ACTIVITY
In the data below, find every line with the word "deletes" and copy it.

MATERIAL PROVIDED
((
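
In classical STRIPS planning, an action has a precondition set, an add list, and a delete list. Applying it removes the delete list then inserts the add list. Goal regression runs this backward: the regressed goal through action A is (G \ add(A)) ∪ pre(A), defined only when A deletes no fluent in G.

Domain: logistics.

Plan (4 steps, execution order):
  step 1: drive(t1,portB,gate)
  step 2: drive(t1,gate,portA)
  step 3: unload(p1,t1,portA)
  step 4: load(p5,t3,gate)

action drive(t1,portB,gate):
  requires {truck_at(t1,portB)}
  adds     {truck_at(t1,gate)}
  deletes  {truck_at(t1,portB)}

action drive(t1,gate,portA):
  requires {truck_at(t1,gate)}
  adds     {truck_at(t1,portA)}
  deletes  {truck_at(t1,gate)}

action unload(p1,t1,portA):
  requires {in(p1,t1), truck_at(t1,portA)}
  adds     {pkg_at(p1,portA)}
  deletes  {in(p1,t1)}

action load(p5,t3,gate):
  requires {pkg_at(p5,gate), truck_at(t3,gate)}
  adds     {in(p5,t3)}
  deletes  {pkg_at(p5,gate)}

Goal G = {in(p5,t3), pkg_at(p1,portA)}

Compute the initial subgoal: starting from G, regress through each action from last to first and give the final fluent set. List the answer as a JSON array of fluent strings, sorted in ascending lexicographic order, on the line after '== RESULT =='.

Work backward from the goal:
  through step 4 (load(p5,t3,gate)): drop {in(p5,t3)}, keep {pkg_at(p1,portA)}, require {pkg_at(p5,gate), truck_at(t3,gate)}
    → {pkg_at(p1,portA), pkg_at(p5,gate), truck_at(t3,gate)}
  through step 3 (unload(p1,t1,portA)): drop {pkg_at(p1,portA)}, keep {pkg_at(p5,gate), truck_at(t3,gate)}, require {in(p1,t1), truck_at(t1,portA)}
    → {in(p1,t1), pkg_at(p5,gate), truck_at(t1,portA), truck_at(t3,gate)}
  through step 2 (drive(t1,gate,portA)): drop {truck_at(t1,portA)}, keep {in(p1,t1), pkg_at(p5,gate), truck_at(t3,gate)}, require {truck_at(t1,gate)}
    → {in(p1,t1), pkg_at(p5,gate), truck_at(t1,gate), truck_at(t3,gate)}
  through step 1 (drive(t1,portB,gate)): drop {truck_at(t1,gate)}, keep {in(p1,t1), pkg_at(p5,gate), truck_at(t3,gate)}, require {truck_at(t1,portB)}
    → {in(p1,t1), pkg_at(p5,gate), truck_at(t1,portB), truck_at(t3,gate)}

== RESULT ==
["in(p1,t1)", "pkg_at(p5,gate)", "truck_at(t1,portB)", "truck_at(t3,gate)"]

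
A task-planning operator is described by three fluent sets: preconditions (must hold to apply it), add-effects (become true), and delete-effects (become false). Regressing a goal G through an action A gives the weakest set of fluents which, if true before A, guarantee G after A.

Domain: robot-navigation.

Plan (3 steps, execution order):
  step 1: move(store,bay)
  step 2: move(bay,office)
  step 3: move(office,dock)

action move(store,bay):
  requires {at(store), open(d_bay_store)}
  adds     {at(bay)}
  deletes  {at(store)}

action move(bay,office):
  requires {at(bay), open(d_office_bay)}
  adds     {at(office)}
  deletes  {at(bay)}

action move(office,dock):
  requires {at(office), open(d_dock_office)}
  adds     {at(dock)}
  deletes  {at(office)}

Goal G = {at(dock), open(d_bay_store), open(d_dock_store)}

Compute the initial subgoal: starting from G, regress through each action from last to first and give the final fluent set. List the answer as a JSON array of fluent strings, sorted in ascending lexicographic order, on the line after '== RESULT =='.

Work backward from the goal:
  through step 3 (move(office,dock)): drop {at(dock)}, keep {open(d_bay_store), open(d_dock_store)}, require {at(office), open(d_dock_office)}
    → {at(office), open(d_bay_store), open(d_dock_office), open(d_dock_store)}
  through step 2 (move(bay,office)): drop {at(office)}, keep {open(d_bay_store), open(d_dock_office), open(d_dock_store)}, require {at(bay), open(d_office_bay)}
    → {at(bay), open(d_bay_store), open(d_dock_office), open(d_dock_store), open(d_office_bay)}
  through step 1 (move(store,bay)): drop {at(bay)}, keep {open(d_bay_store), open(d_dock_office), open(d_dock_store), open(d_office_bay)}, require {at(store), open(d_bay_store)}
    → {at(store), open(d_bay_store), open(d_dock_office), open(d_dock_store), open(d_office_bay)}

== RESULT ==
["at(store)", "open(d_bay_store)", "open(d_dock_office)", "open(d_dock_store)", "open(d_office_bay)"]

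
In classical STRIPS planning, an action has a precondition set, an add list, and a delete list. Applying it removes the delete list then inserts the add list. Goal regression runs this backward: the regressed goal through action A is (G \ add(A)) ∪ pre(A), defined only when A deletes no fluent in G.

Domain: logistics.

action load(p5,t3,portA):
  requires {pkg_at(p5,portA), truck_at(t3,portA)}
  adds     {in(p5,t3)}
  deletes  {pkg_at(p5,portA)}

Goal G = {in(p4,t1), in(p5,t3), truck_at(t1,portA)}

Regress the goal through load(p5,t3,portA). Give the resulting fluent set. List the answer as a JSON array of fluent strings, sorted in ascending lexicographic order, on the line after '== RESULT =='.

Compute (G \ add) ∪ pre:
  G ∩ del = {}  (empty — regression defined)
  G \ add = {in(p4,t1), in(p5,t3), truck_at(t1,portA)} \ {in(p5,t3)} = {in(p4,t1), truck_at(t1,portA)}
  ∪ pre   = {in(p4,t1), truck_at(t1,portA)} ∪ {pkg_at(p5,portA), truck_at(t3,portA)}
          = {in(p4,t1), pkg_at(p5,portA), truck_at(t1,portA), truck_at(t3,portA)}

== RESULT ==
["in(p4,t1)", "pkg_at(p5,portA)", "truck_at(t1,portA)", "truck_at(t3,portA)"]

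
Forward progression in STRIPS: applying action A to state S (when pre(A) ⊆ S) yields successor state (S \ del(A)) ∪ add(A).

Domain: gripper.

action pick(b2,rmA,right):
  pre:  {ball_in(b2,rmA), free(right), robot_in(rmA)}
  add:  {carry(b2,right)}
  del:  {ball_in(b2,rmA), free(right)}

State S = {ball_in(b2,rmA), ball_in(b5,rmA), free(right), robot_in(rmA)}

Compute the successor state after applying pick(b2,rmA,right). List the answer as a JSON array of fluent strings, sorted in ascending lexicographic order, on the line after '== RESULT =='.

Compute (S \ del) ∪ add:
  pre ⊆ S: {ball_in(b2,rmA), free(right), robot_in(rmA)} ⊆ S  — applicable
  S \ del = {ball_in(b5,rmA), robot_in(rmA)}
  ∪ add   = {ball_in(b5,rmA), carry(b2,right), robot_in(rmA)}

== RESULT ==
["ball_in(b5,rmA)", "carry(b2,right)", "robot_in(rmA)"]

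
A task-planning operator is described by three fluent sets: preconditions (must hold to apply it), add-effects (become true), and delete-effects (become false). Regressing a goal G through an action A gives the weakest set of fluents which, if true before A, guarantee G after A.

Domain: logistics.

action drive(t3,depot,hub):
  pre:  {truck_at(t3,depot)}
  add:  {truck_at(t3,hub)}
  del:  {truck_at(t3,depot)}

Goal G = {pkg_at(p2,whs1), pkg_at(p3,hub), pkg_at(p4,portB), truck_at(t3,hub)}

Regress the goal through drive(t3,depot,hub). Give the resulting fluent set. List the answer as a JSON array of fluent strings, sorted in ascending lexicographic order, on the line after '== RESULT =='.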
))
RESULT
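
In classical STRIPS planning, an action has a precondition set, an add list, and a delete list. Applying it removes the delete list then inserts the add list. Goal regression runs this backward: the regressed goal through action A is (G \ add(A)) ∪ pre(A), defined only when A deletes no fluent in G.
  deletes  {truck_at(t1,portB)}
  deletes  {truck_at(t1,gate)}
  deletes  {in(p1,t1)}
  deletes  {pkg_at(p5,gate)}
  deletes  {at(store)}
  deletes  {at(bay)}
  deletes  {at(office)}
In classical STRIPS planning, an action has a precondition set, an add list, and a delete list. Applying it removes the delete list then inserts the add list. Goal regression runs this backward: the regressed goal through action A is (G \ add(A)) ∪ pre(A), defined only when A deletes no fluent in G.
  deletes  {pkg_at(p5,portA)}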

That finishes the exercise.